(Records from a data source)
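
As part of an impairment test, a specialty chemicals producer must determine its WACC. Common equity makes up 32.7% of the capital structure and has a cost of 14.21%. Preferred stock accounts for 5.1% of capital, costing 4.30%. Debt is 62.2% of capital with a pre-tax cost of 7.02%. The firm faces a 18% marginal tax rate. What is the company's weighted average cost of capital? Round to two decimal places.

8.45%

After-tax cost of debt = 7.02% × (1 − 18%) = 5.7564%.
WACC = 0.327 × 14.2100% + 0.051 × 4.3000% + 0.622 × 5.7564% = 8.4465%.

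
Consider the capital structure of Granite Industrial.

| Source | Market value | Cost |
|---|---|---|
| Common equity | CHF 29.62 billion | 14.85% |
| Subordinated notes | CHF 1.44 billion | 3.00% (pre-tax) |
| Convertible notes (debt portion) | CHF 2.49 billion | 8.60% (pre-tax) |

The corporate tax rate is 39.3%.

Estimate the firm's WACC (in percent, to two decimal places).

Total capital V = 29.62 + 1.44 + 2.49 = 33.55.
Equity: weight = 29.62/33.55 = 0.8829; cost = 14.85%.
Subordinated notes: weight = 1.44/33.55 = 0.0429; after-tax cost = 3% × (1 − 39.3%) = 1.8210%.
Convertible notes (debt portion): weight = 2.49/33.55 = 0.0742; after-tax cost = 8.6% × (1 − 39.3%) = 5.2202%.
WACC = 0.8829 × 14.8500% + 0.0429 × 1.8210% + 0.0742 × 5.2202% = 13.5761%.

13.58%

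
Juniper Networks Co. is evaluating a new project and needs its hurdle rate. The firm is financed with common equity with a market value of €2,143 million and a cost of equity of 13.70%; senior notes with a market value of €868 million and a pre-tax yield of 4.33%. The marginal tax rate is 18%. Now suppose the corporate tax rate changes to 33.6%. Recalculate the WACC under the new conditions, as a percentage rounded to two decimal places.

10.58%

After the change:
Total capital V = 2143 + 868 = 3011.
Equity: weight = 2143/3011 = 0.7117; cost = 13.7%.
Senior notes: weight = 868/3011 = 0.2883; after-tax cost = 4.33% × (1 − 33.6%) = 2.8751%.
WACC = 0.7117 × 13.7000% + 0.2883 × 2.8751% = 10.5794%.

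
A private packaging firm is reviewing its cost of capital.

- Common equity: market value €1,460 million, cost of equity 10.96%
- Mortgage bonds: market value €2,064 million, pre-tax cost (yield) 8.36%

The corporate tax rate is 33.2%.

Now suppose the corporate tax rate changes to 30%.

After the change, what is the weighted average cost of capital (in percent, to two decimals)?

After the change:
Total capital V = 1460 + 2064 = 3524.
Equity: weight = 1460/3524 = 0.4143; cost = 10.96%.
Mortgage bonds: weight = 2064/3524 = 0.5857; after-tax cost = 8.36% × (1 − 30%) = 5.8520%.
WACC = 0.4143 × 10.9600% + 0.5857 × 5.8520% = 7.9683%.

7.97%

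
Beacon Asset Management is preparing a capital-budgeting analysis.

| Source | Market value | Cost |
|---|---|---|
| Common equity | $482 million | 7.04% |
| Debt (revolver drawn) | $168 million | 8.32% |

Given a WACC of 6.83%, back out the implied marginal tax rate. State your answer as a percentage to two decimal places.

Total capital V = 482 + 168 = 650.
Equity weight = 482/650 = 0.7415.
Revolver drawn weight = 168/650 = 0.2585.
Equity contribution = 0.7415 × 7.04% = 5.2204%.
Debt contribution must be 6.83% − 5.2204% = 1.6096%.
0.2585 × 8.32% × (1 − T) = 1.6096%  ⇒  (1 − T) = 0.7485.
T = 25.1502%.

25.15%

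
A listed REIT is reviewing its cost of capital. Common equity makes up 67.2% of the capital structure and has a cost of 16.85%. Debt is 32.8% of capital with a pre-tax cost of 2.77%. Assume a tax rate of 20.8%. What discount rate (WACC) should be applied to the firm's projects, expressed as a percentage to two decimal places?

After-tax cost of debt = 2.77% × (1 − 20.8%) = 2.1938%.
WACC = 0.672 × 16.8500% + 0.328 × 2.1938% = 12.0428%.

12.04%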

» Task directions: Transcribe only, please, the lines from the first line of the records through the line with "The corporate tax rate is 39.3%.". Both of those lines are included.

» Task result:
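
As part of an impairment test, a specialty chemicals producer must determine its WACC. Common equity makes up 32.7% of the capital structure and has a cost of 14.21%. Preferred stock accounts for 5.1% of capital, costing 4.30%. Debt is 62.2% of capital with a pre-tax cost of 7.02%. The firm faces a 18% marginal tax rate. What is the company's weighted average cost of capital? Round to two decimal places.

8.45%

After-tax cost of debt = 7.02% × (1 − 18%) = 5.7564%.
WACC = 0.327 × 14.2100% + 0.051 × 4.3000% + 0.622 × 5.7564% = 8.4465%.

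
Consider the capital structure of Granite Industrial.

| Source | Market value | Cost |
|---|---|---|
| Common equity | CHF 29.62 billion | 14.85% |
| Subordinated notes | CHF 1.44 billion | 3.00% (pre-tax) |
| Convertible notes (debt portion) | CHF 2.49 billion | 8.60% (pre-tax) |

The corporate tax rate is 39.3%.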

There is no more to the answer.